*Your goal*
Starting at the line below that contains "The plane Π passes", print each line through the end of the records exactly as it appears.

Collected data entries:
—————

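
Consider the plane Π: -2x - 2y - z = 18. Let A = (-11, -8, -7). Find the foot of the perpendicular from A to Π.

Foot = A − λn with λ = (n·A − d)/|n|² = (45 − 18)/9 = 3.
Foot = (-11, -8, -7) − 3·(-2, -2, -1) = (-5, -2, -4).

(-5, -2, -4)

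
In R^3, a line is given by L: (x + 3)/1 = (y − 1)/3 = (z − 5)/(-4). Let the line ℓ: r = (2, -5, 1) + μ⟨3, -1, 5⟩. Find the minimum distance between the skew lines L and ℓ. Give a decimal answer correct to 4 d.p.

8.7233

L has direction (1, 3, -4) through (-3, 1, 5).
Common perpendicular direction n = (1, 3, -4) × (3, -1, 5) = (11, -17, -10).
With w = (2, -5, 1) − (-3, 1, 5) = (5, -6, -4), w · n = 197.
Distance = |w · n| / |n| = |197| / √510 ≈ 8.7233.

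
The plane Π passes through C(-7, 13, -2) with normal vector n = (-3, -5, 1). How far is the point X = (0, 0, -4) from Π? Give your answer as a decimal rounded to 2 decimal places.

Π: n·r = n·C gives -3x - 5y + z = -46.
n·X − d = (-3)·(0) + (-5)·(0) + (1)·(-4) − (-46) = 42; |n| = √35.
Distance = |42| / √35 = 42/√35 ≈ 7.10.

7.10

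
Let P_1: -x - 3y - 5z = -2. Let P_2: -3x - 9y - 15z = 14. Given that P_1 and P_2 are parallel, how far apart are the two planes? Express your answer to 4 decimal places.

1.1269

Rescale P_2 by 1/3: -x - 3y - 5z = 14/3. Then distance = |-2 − (14/3)| / √35 ≈ 1.1269.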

—————

*Solution to this task*
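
The plane Π passes through C(-7, 13, -2) with normal vector n = (-3, -5, 1). How far is the point X = (0, 0, -4) from Π? Give your answer as a decimal rounded to 2 decimal places.

Π: n·r = n·C gives -3x - 5y + z = -46.
n·X − d = (-3)·(0) + (-5)·(0) + (1)·(-4) − (-46) = 42; |n| = √35.
Distance = |42| / √35 = 42/√35 ≈ 7.10.

7.10

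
Let P_1: -x - 3y - 5z = -2. Let P_2: -3x - 9y - 15z = 14. Given that P_1 and P_2 are parallel, how far apart are the two planes? Express your answer to 4 decimal places.

1.1269

Rescale P_2 by 1/3: -x - 3y - 5z = 14/3. Then distance = |-2 − (14/3)| / √35 ≈ 1.1269.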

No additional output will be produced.